**YOUR TASK**
Repeat the data exactly as it appears.

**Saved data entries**
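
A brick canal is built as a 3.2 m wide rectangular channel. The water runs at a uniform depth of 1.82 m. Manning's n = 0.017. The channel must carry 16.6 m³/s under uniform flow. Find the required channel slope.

Flow area A = b·y = 3.2 × 1.82 = 5.824 m². Wetted perimeter P = b + 2y = 3.2 + 2×1.82 = 6.84 m.
Hydraulic radius R = A/P = 5.824/6.84 = 0.8515 m.
From Manning's equation, S = [nQ / (1 A R^(2/3))]² = [0.017 × 16.6 / (1 × 5.824 × 0.8515^(2/3))]² = 0.00291.

S = 0.00291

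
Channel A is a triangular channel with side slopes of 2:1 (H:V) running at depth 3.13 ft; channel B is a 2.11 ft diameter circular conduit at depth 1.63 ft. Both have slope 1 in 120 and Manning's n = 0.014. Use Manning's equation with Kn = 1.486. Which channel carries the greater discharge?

Channel A: For a triangular section with side slope z = 2: A = zy² = 2×3.13² = 19.59 ft²; P = 2y√(1+z²) = 2×3.13×2.236 = 14 ft. Hydraulic radius R = A/P = 19.59/14 = 1.4 ft. Q_A = (1.486/0.014)·19.59·1.4^(2/3)·√0.008333 = 237.6 ft³/s.
Channel B: For a circular section of diameter D = 2.11 ft at depth y = 1.63 ft, the central angle is θ = 2 arccos(1 − 2y/D) = 4.294 rad. Then A = (D²/8)(θ − sin θ) = 2.899 ft² and P = Dθ/2 = 4.531 ft. Hydraulic radius R = A/P = 2.899/4.531 = 0.6398 ft. Q_B = (1.486/0.014)·2.899·0.6398^(2/3)·√0.008333 = 20.85 ft³/s.
Q_A = 237.6 ft³/s vs Q_B = 20.85 ft³/s, so channel A carries more.

channel A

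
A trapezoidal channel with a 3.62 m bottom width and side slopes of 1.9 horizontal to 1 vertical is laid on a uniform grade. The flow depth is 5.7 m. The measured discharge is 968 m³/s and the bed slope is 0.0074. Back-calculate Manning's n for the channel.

n = 0.015

With bottom width b = 3.62 m and side slope z = 1.9: A = (b + zy)y = (3.62 + 1.9×5.7)×5.7 = 82.36 m²; P = b + 2y√(1+z²) = 3.62 + 2×5.7×2.147 = 28.1 m.
Hydraulic radius R = A/P = 82.36/28.1 = 2.931 m.
Rearranging Manning's equation: n = (1/Q) A R^(2/3) S^(1/2) = (1/968) × 82.36 × 2.931^(2/3) × √0.0074 = 0.015.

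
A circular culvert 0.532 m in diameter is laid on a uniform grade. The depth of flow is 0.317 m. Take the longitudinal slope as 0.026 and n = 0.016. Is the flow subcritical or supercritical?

For a circular section of diameter D = 0.532 m at depth y = 0.317 m, the central angle is θ = 2 arccos(1 − 2y/D) = 3.527 rad. Then A = (D²/8)(θ − sin θ) = 0.1381 m² and P = Dθ/2 = 0.9383 m.
Hydraulic radius R = A/P = 0.1381/0.9383 = 0.1472 m.
V = (1/n) R^(2/3) √S = (1/0.016) × 0.1472^(2/3) × √0.026 = 2.809 m/s. Hydraulic depth D_h = A/T = 0.1381/0.5221 = 0.2645 m.
Froude number Fr = V/√(g·D_h) = 2.809/√(9.81×0.2645) = 1.74, which is greater than 1, so the flow is supercritical.

supercritical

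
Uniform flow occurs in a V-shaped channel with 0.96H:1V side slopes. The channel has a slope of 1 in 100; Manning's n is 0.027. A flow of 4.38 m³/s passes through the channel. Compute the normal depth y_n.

y_n = 1.41 m

Manning's equation rearranged: A R^(2/3) = nQ / (1·√S) = 0.027 × 4.38 / (√0.01) = 1.183.
Try y = 1.77 m: A R^(2/3) = 2.17 — too large.
Try y = 1.41 m: A R^(2/3) = 1.183 — ≈ 1.183.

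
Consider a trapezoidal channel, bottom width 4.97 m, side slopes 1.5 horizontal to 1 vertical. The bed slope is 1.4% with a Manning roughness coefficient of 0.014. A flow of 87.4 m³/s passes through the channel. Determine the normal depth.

y_n = 1.44 m

Manning's equation rearranged: A R^(2/3) = nQ / (1·√S) = 0.014 × 87.4 / (√0.014) = 10.34.
At y = 1.08 m: A R^(2/3) = 6.148 — low.
At y = 1.77 m: A R^(2/3) = 15.15 — high.
At y = 1.44 m: A R^(2/3) = 10.34 — ≈ 10.34.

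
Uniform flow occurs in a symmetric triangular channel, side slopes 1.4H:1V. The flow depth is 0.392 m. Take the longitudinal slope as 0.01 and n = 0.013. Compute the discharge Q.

Q = 0.487 m³/s

For a triangular section with side slope z = 1.4: A = zy² = 1.4×0.392² = 0.2151 m²; P = 2y√(1+z²) = 2×0.392×1.72 = 1.349 m.
Hydraulic radius R = A/P = 0.2151/1.349 = 0.1595 m.
Manning's equation: Q = (1/n) A R^(2/3) S^(1/2) = (1/0.013) × 0.2151 × 0.1595^(2/3) × 0.01^(1/2) = 0.487 m³/s.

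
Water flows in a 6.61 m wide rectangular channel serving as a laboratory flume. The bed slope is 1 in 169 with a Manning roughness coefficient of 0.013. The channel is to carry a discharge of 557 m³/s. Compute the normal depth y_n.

y_n = 8.07 m

Manning's equation rearranged: A R^(2/3) = nQ / (1·√S) = 0.013 × 557 / (√0.005917) = 94.13.
At y = 10.2 m: A R^(2/3) = 124.1 — over.
At y = 5.98 m: A R^(2/3) = 65.41 — short.
At y = 8.07 m: A R^(2/3) = 94.15 — close enough.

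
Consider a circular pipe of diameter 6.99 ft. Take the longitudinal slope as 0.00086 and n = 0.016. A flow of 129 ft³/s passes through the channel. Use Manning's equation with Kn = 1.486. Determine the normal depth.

y_n = 4.95 ft

Manning's equation rearranged: A R^(2/3) = nQ / (1.486·√S) = 0.016 × 129 / (1.486 × √0.00086) = 47.36.
Trying y = 6.04 ft: A R^(2/3) = 58.04 — too large.
Trying y = 4.04 ft: A R^(2/3) = 35.3 — too small.
Trying y = 4.95 ft: A R^(2/3) = 47.32 — ≈ 47.36.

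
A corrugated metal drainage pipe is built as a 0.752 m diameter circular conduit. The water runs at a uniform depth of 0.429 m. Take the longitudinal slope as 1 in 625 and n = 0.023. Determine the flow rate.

For a circular section of diameter D = 0.752 m at depth y = 0.429 m, the central angle is θ = 2 arccos(1 − 2y/D) = 3.424 rad. Then A = (D²/8)(θ − sin θ) = 0.2618 m² and P = Dθ/2 = 1.288 m.
Hydraulic radius R = A/P = 0.2618/1.288 = 0.2033 m.
Manning's equation: Q = (1/n) A R^(2/3) S^(1/2) = (1/0.023) × 0.2618 × 0.2033^(2/3) × 0.0016^(1/2) = 0.157 m³/s.

Q = 0.157 m³/s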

**SOLUTION FOR THIS TASK**
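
A brick canal is built as a 3.2 m wide rectangular channel. The water runs at a uniform depth of 1.82 m. Manning's n = 0.017. The channel must carry 16.6 m³/s under uniform flow. Find the required channel slope.

Flow area A = b·y = 3.2 × 1.82 = 5.824 m². Wetted perimeter P = b + 2y = 3.2 + 2×1.82 = 6.84 m.
Hydraulic radius R = A/P = 5.824/6.84 = 0.8515 m.
From Manning's equation, S = [nQ / (1 A R^(2/3))]² = [0.017 × 16.6 / (1 × 5.824 × 0.8515^(2/3))]² = 0.00291.

S = 0.00291

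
Channel A is a triangular channel with side slopes of 2:1 (H:V) running at depth 3.13 ft; channel B is a 2.11 ft diameter circular conduit at depth 1.63 ft. Both have slope 1 in 120 and Manning's n = 0.014. Use Manning's equation with Kn = 1.486. Which channel carries the greater discharge?

Channel A: For a triangular section with side slope z = 2: A = zy² = 2×3.13² = 19.59 ft²; P = 2y√(1+z²) = 2×3.13×2.236 = 14 ft. Hydraulic radius R = A/P = 19.59/14 = 1.4 ft. Q_A = (1.486/0.014)·19.59·1.4^(2/3)·√0.008333 = 237.6 ft³/s.
Channel B: For a circular section of diameter D = 2.11 ft at depth y = 1.63 ft, the central angle is θ = 2 arccos(1 − 2y/D) = 4.294 rad. Then A = (D²/8)(θ − sin θ) = 2.899 ft² and P = Dθ/2 = 4.531 ft. Hydraulic radius R = A/P = 2.899/4.531 = 0.6398 ft. Q_B = (1.486/0.014)·2.899·0.6398^(2/3)·√0.008333 = 20.85 ft³/s.
Q_A = 237.6 ft³/s vs Q_B = 20.85 ft³/s, so channel A carries more.

channel A

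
A trapezoidal channel with a 3.62 m bottom width and side slopes of 1.9 horizontal to 1 vertical is laid on a uniform grade. The flow depth is 5.7 m. The measured discharge is 968 m³/s and the bed slope is 0.0074. Back-calculate Manning's n for the channel.

n = 0.015

With bottom width b = 3.62 m and side slope z = 1.9: A = (b + zy)y = (3.62 + 1.9×5.7)×5.7 = 82.36 m²; P = b + 2y√(1+z²) = 3.62 + 2×5.7×2.147 = 28.1 m.
Hydraulic radius R = A/P = 82.36/28.1 = 2.931 m.
Rearranging Manning's equation: n = (1/Q) A R^(2/3) S^(1/2) = (1/968) × 82.36 × 2.931^(2/3) × √0.0074 = 0.015.

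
A circular culvert 0.532 m in diameter is laid on a uniform grade. The depth of flow is 0.317 m. Take the longitudinal slope as 0.026 and n = 0.016. Is the flow subcritical or supercritical?

For a circular section of diameter D = 0.532 m at depth y = 0.317 m, the central angle is θ = 2 arccos(1 − 2y/D) = 3.527 rad. Then A = (D²/8)(θ − sin θ) = 0.1381 m² and P = Dθ/2 = 0.9383 m.
Hydraulic radius R = A/P = 0.1381/0.9383 = 0.1472 m.
V = (1/n) R^(2/3) √S = (1/0.016) × 0.1472^(2/3) × √0.026 = 2.809 m/s. Hydraulic depth D_h = A/T = 0.1381/0.5221 = 0.2645 m.
Froude number Fr = V/√(g·D_h) = 2.809/√(9.81×0.2645) = 1.74, which is greater than 1, so the flow is supercritical.

supercritical

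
Uniform flow occurs in a V-shaped channel with 0.96H:1V side slopes. The channel has a slope of 1 in 100; Manning's n is 0.027. A flow of 4.38 m³/s passes through the channel. Compute the normal depth y_n.

y_n = 1.41 m

Manning's equation rearranged: A R^(2/3) = nQ / (1·√S) = 0.027 × 4.38 / (√0.01) = 1.183.
Try y = 1.77 m: A R^(2/3) = 2.17 — too large.
Try y = 1.41 m: A R^(2/3) = 1.183 — ≈ 1.183.

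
Consider a trapezoidal channel, bottom width 4.97 m, side slopes 1.5 horizontal to 1 vertical. The bed slope is 1.4% with a Manning roughness coefficient of 0.014. A flow of 87.4 m³/s passes through the channel. Determine the normal depth.

y_n = 1.44 m

Manning's equation rearranged: A R^(2/3) = nQ / (1·√S) = 0.014 × 87.4 / (√0.014) = 10.34.
At y = 1.08 m: A R^(2/3) = 6.148 — low.
At y = 1.77 m: A R^(2/3) = 15.15 — high.
At y = 1.44 m: A R^(2/3) = 10.34 — ≈ 10.34.

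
Uniform flow occurs in a symmetric triangular channel, side slopes 1.4H:1V. The flow depth is 0.392 m. Take the longitudinal slope as 0.01 and n = 0.013. Compute the discharge Q.

Q = 0.487 m³/s

For a triangular section with side slope z = 1.4: A = zy² = 1.4×0.392² = 0.2151 m²; P = 2y√(1+z²) = 2×0.392×1.72 = 1.349 m.
Hydraulic radius R = A/P = 0.2151/1.349 = 0.1595 m.
Manning's equation: Q = (1/n) A R^(2/3) S^(1/2) = (1/0.013) × 0.2151 × 0.1595^(2/3) × 0.01^(1/2) = 0.487 m³/s.

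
Water flows in a 6.61 m wide rectangular channel serving as a laboratory flume. The bed slope is 1 in 169 with a Manning roughness coefficient of 0.013. The channel is to carry a discharge of 557 m³/s. Compute the normal depth y_n.

y_n = 8.07 m

Manning's equation rearranged: A R^(2/3) = nQ / (1·√S) = 0.013 × 557 / (√0.005917) = 94.13.
At y = 10.2 m: A R^(2/3) = 124.1 — over.
At y = 5.98 m: A R^(2/3) = 65.41 — short.
At y = 8.07 m: A R^(2/3) = 94.15 — close enough.

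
Consider a circular pipe of diameter 6.99 ft. Take the longitudinal slope as 0.00086 and n = 0.016. A flow of 129 ft³/s passes through the channel. Use Manning's equation with Kn = 1.486. Determine the normal depth.

y_n = 4.95 ft

Manning's equation rearranged: A R^(2/3) = nQ / (1.486·√S) = 0.016 × 129 / (1.486 × √0.00086) = 47.36.
Trying y = 6.04 ft: A R^(2/3) = 58.04 — too large.
Trying y = 4.04 ft: A R^(2/3) = 35.3 — too small.
Trying y = 4.95 ft: A R^(2/3) = 47.32 — ≈ 47.36.

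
A corrugated metal drainage pipe is built as a 0.752 m diameter circular conduit. The water runs at a uniform depth of 0.429 m. Take the longitudinal slope as 1 in 625 and n = 0.023. Determine the flow rate.

For a circular section of diameter D = 0.752 m at depth y = 0.429 m, the central angle is θ = 2 arccos(1 − 2y/D) = 3.424 rad. Then A = (D²/8)(θ − sin θ) = 0.2618 m² and P = Dθ/2 = 1.288 m.
Hydraulic radius R = A/P = 0.2618/1.288 = 0.2033 m.
Manning's equation: Q = (1/n) A R^(2/3) S^(1/2) = (1/0.023) × 0.2618 × 0.2033^(2/3) × 0.0016^(1/2) = 0.157 m³/s.

Q = 0.157 m³/s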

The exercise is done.